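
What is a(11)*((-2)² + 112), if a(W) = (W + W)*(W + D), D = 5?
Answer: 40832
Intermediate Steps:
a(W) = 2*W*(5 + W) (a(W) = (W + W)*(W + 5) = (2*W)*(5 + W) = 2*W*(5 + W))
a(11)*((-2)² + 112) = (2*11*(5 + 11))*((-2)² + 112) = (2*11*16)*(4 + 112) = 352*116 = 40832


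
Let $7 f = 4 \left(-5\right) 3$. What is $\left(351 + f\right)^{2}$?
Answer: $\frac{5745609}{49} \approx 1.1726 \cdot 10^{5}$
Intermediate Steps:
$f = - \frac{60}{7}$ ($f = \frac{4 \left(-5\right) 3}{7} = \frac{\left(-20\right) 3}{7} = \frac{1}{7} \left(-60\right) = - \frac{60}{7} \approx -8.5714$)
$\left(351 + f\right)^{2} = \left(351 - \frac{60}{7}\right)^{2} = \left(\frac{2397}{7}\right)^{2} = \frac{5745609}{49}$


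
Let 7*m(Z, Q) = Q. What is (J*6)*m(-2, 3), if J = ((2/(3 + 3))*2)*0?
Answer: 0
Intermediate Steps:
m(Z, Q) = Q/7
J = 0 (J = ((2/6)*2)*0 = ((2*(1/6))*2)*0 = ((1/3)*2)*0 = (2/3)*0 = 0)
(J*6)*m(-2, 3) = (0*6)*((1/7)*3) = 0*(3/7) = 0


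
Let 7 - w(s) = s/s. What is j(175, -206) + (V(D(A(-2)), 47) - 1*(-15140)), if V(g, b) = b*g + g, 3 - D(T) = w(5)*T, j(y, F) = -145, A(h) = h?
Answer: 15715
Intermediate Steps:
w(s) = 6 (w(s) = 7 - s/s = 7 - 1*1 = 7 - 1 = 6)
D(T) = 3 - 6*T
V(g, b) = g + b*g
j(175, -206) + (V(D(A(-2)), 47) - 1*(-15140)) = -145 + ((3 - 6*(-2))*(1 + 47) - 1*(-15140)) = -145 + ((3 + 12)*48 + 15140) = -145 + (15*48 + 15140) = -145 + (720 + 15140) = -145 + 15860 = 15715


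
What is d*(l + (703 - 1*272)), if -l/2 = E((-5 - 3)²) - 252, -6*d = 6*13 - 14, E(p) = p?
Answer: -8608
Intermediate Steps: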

__________________________________________________

▶ [Prompt]:
From the first line of the listing above to the line that contains "Let $7 f = 4", inclusive, restate every line word for word. Nothing else belongs in the answer.

▶ [Solution]:
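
What is a(11)*((-2)² + 112), if a(W) = (W + W)*(W + D), D = 5?
Answer: 40832
Intermediate Steps:
a(W) = 2*W*(5 + W) (a(W) = (W + W)*(W + 5) = (2*W)*(5 + W) = 2*W*(5 + W))
a(11)*((-2)² + 112) = (2*11*(5 + 11))*((-2)² + 112) = (2*11*16)*(4 + 112) = 352*116 = 40832


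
Let $7 f = 4 \left(-5\right) 3$. What is $\left(351 + f\right)^{2}$?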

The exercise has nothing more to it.